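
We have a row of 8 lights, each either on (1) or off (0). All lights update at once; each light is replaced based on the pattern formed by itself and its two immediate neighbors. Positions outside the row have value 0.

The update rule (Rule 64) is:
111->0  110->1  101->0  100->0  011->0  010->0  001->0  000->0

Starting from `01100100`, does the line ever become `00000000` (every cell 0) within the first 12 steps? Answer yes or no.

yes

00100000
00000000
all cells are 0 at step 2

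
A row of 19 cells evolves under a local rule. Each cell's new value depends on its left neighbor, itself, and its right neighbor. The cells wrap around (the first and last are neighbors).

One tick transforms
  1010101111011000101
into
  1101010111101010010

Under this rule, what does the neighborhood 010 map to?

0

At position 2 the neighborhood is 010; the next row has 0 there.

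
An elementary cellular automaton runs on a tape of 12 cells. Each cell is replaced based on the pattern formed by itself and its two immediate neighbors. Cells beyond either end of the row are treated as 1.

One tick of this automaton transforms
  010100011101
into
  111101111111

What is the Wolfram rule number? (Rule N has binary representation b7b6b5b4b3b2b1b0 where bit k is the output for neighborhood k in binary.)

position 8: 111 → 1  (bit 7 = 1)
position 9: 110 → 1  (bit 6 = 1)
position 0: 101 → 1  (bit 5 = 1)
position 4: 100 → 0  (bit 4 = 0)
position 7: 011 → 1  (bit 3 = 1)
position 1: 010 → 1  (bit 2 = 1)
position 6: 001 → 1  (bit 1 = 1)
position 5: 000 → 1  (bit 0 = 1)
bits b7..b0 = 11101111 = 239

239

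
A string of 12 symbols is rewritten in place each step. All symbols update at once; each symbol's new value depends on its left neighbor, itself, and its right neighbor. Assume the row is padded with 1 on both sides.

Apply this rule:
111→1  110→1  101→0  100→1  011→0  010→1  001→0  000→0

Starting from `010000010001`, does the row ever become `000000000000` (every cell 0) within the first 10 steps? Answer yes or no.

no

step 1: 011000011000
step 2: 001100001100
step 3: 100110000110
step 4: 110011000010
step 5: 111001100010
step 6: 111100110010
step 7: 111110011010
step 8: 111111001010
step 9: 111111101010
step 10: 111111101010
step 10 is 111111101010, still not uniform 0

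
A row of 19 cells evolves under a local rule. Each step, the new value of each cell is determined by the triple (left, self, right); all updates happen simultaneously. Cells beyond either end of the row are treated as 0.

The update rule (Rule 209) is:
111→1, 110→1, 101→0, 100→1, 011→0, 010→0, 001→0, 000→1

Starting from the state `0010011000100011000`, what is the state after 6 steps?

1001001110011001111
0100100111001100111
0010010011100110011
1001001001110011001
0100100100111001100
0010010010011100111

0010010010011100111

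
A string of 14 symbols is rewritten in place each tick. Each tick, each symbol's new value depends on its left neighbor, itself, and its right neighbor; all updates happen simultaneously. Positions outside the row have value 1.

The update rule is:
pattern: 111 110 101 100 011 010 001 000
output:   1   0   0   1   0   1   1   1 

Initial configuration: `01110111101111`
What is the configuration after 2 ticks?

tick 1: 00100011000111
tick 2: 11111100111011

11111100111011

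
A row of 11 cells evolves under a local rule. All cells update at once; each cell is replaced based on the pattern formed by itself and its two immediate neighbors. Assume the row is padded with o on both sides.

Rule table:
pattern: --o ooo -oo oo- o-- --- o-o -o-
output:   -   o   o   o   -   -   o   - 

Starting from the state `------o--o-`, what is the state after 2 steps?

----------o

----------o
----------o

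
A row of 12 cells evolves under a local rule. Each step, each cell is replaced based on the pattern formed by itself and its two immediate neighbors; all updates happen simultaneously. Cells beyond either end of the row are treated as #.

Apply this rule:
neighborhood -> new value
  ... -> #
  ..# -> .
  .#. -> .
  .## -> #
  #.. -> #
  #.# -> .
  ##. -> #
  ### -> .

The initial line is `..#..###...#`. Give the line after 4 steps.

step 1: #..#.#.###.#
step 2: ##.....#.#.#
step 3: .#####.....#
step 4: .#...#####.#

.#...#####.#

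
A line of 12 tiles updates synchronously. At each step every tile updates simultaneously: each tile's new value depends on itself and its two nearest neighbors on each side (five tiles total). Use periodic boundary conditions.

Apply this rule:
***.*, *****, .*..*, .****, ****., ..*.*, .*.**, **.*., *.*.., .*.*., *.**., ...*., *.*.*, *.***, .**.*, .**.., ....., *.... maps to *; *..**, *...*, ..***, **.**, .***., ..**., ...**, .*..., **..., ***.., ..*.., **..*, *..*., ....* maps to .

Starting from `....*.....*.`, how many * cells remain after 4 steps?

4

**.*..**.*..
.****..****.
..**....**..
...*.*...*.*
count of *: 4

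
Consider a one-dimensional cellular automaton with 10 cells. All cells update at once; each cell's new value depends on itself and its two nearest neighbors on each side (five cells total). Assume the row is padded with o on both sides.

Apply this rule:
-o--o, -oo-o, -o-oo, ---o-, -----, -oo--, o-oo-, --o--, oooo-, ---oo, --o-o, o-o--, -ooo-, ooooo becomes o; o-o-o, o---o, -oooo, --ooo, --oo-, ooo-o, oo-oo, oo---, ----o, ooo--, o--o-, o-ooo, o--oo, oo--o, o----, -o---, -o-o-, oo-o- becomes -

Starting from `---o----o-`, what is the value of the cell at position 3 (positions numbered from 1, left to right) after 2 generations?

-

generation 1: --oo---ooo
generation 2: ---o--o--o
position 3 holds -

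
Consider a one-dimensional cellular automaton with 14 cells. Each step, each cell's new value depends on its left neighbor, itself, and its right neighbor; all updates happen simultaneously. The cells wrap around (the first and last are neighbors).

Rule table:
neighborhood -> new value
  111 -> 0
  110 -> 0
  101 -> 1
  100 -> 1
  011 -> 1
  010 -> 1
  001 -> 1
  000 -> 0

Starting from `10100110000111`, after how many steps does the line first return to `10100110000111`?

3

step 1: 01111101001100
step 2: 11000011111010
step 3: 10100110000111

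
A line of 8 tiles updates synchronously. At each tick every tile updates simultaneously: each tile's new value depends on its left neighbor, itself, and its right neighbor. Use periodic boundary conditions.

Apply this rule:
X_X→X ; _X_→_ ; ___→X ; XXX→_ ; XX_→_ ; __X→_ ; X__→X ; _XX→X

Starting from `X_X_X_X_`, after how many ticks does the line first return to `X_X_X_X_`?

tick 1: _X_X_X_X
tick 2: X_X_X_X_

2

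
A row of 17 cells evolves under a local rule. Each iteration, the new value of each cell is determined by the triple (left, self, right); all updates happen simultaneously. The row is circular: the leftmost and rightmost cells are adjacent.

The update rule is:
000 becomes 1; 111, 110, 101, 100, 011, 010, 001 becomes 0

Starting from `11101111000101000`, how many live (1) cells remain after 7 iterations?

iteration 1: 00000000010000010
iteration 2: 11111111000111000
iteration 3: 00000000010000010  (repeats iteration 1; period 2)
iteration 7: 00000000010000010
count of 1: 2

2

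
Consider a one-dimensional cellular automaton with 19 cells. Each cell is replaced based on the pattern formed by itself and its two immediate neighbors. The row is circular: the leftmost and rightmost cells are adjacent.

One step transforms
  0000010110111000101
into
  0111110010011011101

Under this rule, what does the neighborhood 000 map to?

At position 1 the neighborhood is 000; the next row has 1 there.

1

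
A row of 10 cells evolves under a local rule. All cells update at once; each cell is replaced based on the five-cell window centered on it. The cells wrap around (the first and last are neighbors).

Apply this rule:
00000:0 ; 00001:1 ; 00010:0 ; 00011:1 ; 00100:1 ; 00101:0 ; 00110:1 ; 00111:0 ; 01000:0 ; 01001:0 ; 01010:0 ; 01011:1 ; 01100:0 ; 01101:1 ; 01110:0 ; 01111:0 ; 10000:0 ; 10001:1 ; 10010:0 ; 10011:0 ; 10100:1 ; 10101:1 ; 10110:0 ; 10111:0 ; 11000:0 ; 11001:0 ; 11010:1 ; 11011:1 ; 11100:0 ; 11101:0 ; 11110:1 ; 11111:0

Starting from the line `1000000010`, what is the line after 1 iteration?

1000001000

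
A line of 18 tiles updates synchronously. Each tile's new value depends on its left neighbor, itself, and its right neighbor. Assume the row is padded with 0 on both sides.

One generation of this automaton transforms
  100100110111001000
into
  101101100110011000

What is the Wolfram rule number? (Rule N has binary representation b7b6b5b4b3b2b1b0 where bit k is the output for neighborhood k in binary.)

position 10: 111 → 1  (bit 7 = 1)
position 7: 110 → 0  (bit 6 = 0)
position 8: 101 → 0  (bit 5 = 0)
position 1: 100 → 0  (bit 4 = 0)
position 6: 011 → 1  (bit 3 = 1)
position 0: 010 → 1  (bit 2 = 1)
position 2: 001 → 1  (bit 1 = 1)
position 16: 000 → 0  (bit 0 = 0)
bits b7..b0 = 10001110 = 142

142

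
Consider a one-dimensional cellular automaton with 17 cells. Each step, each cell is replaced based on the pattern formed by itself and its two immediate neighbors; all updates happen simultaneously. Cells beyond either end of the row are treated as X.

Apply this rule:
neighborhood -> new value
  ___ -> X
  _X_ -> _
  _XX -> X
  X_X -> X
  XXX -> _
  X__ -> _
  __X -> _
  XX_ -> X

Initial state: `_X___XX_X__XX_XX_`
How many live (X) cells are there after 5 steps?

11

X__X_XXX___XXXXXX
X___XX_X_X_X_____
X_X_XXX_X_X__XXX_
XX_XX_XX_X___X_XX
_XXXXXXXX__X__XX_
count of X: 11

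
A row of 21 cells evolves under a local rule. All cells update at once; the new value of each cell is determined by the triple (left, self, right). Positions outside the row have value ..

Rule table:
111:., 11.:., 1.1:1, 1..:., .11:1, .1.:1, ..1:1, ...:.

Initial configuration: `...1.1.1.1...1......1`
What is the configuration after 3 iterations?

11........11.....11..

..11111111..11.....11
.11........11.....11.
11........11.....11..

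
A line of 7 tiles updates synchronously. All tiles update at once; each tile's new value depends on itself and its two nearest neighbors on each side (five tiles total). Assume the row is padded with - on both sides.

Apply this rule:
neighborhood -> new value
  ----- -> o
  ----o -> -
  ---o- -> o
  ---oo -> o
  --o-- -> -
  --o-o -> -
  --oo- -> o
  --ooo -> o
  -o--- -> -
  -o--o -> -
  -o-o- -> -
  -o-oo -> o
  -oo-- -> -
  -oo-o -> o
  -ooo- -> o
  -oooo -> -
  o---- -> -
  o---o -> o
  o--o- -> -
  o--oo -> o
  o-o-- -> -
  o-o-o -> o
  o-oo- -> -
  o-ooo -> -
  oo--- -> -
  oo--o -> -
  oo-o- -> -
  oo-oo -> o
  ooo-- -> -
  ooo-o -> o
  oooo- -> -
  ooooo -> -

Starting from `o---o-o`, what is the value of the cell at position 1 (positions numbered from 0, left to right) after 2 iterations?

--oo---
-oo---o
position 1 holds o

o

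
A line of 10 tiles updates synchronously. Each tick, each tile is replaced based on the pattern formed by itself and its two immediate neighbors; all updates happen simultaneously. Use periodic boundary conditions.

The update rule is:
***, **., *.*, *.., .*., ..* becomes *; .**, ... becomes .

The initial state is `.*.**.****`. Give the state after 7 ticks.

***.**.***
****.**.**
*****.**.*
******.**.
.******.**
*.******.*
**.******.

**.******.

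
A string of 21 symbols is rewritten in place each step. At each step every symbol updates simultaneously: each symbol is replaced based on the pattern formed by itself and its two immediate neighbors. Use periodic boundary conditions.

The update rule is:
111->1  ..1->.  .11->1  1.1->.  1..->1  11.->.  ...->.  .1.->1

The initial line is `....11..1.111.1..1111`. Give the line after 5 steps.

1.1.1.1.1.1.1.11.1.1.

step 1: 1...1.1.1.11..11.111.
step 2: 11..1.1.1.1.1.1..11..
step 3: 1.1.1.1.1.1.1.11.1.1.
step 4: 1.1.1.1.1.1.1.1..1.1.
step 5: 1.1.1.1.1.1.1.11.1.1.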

-*-*-

• Required work
Go through the lines above and tally those with the string "treated". The total is all that is needed.

• Response box
4